(Saved entries)
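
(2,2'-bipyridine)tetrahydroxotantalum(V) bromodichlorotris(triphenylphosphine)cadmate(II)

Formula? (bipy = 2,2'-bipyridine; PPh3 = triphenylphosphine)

Cation [Ta…]: ligand charges -4, Ta(V) ⇒ ion charge 1+.
Anion [Cd…]: ligand charges -3, Cd(II) ⇒ ion charge 1−.
One 1+ cation balances one 1− anion.

[Ta(bipy)(OH)4][CdBrCl2(PPh3)3]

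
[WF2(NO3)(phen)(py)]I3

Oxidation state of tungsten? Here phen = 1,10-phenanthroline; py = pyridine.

3 iodide outside the brackets (-1 each) → the complex ion is 3+.
Ligand charges: 1×phen neutral; 1×NO3 = -1; 2×F = -2; 1×py neutral; sum -3.
W + (-3) = 3+ ⇒ W is +6.

+6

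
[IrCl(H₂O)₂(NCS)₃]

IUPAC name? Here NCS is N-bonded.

diaquachlorotriisothiocyanatoiridium(IV)

There is no counter-ion, so the complex is neutral overall.
Ligand charges: 2×aqua (neutral), 1×chloro (-1 each), 3×isothiocyanato (-1 each); total -4. So Ir + (-4) = 0, giving Ir = +4.
Ligands are named alphabetically: aqua before chloro before isothiocyanato.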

- _The task_
Please set down each entry again, word for word.

- _Exercise result_
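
(2,2'-bipyridine)tetrahydroxotantalum(V) bromodichlorotris(triphenylphosphine)cadmate(II)

Formula? (bipy = 2,2'-bipyridine; PPh3 = triphenylphosphine)

Cation [Ta…]: ligand charges -4, Ta(V) ⇒ ion charge 1+.
Anion [Cd…]: ligand charges -3, Cd(II) ⇒ ion charge 1−.
One 1+ cation balances one 1− anion.

[Ta(bipy)(OH)4][CdBrCl2(PPh3)3]

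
[WF2(NO3)(phen)(py)]I3

Oxidation state of tungsten? Here phen = 1,10-phenanthroline; py = pyridine.

3 iodide outside the brackets (-1 each) → the complex ion is 3+.
Ligand charges: 1×phen neutral; 1×NO3 = -1; 2×F = -2; 1×py neutral; sum -3.
W + (-3) = 3+ ⇒ W is +6.

+6

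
[IrCl(H₂O)₂(NCS)₃]

IUPAC name? Here NCS is N-bonded.

diaquachlorotriisothiocyanatoiridium(IV)

There is no counter-ion, so the complex is neutral overall.
Ligand charges: 2×aqua (neutral), 1×chloro (-1 each), 3×isothiocyanato (-1 each); total -4. So Ir + (-4) = 0, giving Ir = +4.
Ligands are named alphabetically: aqua before chloro before isothiocyanato.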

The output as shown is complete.